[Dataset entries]
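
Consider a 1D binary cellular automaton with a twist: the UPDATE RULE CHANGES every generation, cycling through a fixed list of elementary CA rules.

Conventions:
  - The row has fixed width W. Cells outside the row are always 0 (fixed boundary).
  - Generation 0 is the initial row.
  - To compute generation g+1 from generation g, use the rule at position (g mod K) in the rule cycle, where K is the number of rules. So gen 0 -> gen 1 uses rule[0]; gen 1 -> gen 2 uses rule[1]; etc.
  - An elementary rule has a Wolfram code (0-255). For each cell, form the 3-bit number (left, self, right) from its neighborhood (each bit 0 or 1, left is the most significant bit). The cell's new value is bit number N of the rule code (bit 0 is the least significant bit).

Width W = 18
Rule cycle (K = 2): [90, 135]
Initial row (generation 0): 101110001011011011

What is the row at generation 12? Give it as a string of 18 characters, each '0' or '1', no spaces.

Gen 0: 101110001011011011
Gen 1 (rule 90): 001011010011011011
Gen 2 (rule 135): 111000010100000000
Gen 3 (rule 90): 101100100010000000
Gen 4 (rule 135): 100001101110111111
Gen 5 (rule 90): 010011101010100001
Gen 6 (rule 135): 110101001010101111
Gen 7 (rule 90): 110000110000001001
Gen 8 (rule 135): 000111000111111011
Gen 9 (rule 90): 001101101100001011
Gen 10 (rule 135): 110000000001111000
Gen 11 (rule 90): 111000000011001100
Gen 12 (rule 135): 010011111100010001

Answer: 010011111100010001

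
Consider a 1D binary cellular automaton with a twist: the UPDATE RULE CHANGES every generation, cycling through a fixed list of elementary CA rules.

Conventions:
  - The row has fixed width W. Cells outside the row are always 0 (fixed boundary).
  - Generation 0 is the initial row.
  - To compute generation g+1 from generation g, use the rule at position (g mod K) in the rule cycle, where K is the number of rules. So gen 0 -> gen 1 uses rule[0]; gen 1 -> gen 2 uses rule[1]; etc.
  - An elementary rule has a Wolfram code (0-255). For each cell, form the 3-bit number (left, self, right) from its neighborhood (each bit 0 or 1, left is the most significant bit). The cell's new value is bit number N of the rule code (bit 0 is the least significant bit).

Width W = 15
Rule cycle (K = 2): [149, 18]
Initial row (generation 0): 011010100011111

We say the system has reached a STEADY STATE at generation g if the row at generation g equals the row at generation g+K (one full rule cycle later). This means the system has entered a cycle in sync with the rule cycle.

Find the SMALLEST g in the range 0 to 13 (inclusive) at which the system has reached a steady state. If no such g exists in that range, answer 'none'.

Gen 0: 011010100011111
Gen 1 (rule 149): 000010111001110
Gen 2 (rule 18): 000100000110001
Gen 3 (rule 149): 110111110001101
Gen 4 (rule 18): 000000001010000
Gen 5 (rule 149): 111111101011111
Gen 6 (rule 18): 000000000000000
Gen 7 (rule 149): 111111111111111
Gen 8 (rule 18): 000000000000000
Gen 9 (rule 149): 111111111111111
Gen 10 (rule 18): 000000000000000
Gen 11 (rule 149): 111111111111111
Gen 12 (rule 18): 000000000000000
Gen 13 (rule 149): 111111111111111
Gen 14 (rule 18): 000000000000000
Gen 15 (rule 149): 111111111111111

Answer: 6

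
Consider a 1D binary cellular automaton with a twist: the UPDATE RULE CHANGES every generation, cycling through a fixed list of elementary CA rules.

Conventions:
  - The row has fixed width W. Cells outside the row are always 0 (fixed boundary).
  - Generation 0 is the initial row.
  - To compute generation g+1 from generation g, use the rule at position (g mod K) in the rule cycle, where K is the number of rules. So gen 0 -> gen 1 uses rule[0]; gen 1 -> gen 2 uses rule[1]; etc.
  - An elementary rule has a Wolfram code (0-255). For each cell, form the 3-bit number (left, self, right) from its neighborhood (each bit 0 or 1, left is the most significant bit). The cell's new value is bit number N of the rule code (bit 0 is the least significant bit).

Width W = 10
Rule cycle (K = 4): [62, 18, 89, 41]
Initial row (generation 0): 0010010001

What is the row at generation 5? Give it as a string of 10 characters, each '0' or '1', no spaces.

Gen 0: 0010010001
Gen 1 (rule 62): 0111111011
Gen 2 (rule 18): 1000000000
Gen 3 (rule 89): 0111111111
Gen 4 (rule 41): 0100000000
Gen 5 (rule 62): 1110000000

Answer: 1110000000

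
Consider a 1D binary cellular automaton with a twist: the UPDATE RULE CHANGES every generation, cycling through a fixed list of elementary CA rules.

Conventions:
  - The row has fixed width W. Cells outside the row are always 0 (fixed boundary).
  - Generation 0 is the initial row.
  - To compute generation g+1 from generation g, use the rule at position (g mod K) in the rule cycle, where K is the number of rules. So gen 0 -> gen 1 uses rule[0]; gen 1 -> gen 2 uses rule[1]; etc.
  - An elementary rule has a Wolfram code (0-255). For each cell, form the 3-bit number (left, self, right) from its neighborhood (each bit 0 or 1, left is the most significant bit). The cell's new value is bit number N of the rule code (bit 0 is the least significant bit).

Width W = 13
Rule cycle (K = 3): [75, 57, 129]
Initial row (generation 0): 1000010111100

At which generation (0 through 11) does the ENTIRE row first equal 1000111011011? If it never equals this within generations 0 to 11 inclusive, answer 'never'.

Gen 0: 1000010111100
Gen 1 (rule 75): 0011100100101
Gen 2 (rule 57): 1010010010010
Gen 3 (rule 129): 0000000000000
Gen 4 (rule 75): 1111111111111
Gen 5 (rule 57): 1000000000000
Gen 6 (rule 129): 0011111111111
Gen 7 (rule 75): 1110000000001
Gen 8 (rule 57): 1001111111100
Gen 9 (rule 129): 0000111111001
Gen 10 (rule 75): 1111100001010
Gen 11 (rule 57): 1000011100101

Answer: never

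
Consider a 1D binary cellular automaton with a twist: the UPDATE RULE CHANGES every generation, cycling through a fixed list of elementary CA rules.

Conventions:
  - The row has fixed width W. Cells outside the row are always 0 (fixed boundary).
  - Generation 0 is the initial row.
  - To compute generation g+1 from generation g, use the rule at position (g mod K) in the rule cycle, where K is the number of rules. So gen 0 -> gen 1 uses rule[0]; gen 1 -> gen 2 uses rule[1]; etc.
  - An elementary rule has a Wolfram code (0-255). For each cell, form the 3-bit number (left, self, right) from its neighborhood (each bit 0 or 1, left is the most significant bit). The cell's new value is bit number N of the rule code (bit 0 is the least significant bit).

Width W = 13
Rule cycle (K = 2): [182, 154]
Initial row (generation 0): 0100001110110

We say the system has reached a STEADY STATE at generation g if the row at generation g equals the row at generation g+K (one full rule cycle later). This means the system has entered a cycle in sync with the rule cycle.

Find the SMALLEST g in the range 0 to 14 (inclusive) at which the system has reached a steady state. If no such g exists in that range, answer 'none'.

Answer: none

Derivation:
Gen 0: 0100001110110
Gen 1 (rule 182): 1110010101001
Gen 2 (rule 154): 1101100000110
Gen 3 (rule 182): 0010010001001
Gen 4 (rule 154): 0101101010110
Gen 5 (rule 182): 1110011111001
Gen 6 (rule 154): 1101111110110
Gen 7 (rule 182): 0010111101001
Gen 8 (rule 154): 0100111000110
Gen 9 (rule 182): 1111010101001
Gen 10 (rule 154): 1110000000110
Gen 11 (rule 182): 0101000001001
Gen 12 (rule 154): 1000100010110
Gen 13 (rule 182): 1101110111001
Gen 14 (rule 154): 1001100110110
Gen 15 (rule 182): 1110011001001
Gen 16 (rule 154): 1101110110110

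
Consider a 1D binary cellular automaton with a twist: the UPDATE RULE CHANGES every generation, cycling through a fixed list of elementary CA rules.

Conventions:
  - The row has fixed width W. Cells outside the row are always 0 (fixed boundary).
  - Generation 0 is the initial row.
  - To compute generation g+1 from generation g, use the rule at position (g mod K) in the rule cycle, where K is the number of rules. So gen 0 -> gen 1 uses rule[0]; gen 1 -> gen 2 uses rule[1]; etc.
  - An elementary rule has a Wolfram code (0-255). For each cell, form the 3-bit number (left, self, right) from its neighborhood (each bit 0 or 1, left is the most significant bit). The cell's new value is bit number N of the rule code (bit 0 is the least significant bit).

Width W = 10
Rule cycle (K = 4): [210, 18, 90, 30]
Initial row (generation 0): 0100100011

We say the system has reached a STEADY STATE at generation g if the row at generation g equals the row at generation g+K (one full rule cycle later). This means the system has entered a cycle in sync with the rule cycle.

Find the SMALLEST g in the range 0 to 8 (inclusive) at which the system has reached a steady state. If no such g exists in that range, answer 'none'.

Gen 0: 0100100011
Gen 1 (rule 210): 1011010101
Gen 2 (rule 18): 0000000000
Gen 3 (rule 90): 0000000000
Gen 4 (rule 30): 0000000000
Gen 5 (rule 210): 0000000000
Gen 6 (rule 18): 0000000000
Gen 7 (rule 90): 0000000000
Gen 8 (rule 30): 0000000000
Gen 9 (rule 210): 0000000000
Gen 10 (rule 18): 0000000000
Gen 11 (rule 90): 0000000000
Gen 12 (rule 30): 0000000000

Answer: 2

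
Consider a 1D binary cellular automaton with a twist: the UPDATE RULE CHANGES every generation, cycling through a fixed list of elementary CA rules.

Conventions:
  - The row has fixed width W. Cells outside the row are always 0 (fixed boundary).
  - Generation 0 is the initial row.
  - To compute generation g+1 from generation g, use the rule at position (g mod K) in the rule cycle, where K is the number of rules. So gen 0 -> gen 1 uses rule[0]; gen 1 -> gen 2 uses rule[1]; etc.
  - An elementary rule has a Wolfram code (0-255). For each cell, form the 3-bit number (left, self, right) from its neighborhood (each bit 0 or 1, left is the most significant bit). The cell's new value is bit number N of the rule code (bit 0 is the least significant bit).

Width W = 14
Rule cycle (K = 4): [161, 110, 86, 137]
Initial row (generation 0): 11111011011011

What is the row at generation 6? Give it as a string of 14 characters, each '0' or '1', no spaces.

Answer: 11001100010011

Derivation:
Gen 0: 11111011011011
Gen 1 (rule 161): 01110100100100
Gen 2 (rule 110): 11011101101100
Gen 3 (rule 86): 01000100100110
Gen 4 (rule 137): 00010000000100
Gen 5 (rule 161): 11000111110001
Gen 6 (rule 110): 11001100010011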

YOUR OBJECTIVE: None of the lines before the one containing "Width W = 14" belong in the answer; reproduce that line and all later lines of the records exactly.

ANSWER TO THE EXERCISE:
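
Width W = 14
Rule cycle (K = 4): [161, 110, 86, 137]
Initial row (generation 0): 11111011011011

What is the row at generation 6? Give it as a string of 14 characters, each '0' or '1', no spaces.

Answer: 11001100010011

Derivation:
Gen 0: 11111011011011
Gen 1 (rule 161): 01110100100100
Gen 2 (rule 110): 11011101101100
Gen 3 (rule 86): 01000100100110
Gen 4 (rule 137): 00010000000100
Gen 5 (rule 161): 11000111110001
Gen 6 (rule 110): 11001100010011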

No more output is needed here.